Data extracts:
Segment Open

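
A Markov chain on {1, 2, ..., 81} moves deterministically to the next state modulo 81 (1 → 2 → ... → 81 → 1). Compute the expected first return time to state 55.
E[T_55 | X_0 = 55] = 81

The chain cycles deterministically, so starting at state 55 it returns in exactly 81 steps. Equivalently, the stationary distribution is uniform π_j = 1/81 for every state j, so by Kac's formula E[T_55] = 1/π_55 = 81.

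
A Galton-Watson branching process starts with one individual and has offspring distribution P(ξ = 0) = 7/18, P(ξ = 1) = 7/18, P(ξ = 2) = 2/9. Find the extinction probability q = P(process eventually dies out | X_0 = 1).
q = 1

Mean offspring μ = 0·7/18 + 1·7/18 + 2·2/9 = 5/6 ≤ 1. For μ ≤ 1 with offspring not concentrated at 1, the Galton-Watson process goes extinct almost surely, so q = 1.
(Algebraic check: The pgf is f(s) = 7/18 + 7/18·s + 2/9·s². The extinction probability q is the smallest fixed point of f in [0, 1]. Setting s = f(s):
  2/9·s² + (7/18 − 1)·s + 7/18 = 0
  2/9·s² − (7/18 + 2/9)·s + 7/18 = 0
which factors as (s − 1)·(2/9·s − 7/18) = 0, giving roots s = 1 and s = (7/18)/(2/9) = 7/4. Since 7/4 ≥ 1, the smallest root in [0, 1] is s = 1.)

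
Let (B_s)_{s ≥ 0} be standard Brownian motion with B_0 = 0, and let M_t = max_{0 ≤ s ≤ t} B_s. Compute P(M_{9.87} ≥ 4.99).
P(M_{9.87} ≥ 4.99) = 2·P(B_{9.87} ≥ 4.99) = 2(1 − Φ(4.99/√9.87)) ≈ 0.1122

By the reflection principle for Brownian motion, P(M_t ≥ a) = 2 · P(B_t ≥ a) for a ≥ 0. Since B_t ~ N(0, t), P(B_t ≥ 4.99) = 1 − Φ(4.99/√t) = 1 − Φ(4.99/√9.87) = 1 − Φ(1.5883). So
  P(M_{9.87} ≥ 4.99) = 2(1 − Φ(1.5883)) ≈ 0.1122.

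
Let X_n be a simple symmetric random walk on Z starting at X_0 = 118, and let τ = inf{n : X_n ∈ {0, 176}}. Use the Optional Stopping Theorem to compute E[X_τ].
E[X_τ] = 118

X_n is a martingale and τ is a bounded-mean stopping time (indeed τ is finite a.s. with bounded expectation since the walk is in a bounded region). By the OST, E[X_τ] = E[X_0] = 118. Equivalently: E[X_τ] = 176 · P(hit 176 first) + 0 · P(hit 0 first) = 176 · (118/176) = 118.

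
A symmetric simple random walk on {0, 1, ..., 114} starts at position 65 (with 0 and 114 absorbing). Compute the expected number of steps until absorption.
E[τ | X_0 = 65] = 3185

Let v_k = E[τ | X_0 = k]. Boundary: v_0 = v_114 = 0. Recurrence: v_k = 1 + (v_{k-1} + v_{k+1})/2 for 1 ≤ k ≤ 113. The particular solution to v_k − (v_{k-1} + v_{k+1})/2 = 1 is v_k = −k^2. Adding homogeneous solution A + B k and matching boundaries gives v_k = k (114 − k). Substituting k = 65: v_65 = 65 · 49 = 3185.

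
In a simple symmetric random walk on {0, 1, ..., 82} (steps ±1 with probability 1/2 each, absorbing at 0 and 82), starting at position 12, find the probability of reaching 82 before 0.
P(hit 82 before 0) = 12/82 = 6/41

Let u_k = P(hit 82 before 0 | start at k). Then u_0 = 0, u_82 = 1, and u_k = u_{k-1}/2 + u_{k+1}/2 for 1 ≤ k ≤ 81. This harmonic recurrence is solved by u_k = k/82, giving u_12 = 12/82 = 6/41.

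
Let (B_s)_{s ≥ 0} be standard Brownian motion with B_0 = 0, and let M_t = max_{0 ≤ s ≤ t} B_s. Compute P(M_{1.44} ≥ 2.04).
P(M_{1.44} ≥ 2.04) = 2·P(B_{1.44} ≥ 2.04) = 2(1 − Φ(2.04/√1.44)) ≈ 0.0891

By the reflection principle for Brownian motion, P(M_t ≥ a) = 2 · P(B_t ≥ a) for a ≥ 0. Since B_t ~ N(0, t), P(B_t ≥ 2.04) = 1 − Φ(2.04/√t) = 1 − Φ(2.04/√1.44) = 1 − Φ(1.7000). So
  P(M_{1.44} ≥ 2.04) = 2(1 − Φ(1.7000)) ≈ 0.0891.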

Segment Closed
Segment Open

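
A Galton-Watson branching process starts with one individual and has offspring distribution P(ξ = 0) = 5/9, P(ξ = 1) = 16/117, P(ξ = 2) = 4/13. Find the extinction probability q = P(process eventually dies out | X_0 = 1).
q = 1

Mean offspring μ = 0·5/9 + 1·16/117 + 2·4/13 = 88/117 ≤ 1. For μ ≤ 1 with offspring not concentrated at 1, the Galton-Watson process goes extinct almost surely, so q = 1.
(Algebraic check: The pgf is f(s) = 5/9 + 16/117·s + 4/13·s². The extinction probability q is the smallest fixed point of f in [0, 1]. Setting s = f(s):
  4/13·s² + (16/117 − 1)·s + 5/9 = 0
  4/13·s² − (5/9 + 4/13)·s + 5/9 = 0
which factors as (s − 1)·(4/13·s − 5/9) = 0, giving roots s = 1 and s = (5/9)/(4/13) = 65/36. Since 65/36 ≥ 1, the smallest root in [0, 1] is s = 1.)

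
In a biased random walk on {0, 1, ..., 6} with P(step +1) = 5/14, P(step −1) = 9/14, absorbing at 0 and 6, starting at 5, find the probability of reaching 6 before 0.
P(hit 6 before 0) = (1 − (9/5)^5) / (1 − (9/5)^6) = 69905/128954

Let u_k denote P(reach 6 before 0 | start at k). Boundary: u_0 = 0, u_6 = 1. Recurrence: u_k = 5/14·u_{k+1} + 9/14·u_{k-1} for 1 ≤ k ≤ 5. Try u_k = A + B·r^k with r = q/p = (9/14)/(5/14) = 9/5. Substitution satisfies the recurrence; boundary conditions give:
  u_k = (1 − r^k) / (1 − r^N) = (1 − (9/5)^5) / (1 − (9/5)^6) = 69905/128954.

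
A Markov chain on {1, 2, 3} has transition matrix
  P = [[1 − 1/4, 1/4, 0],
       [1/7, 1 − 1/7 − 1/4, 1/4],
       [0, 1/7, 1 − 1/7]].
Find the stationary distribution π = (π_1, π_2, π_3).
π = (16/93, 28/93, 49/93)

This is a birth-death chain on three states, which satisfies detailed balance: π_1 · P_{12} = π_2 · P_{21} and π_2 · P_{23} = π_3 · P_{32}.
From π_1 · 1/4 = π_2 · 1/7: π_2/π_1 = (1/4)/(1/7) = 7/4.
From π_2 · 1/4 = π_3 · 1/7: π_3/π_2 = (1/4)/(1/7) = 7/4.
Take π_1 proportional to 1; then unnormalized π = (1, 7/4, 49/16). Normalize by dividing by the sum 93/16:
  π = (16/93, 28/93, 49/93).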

Segment Closed

Above are the lines; repeat exactly the ones from the line containing "has transition matrix" down to the line containing "[0, 1/7, 1 − 1/7]].", both inclusive.

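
A Markov chain on {1, 2, 3} has transition matrix
  P = [[1 − 1/4, 1/4, 0],
       [1/7, 1 − 1/7 − 1/4, 1/4],
       [0, 1/7, 1 − 1/7]].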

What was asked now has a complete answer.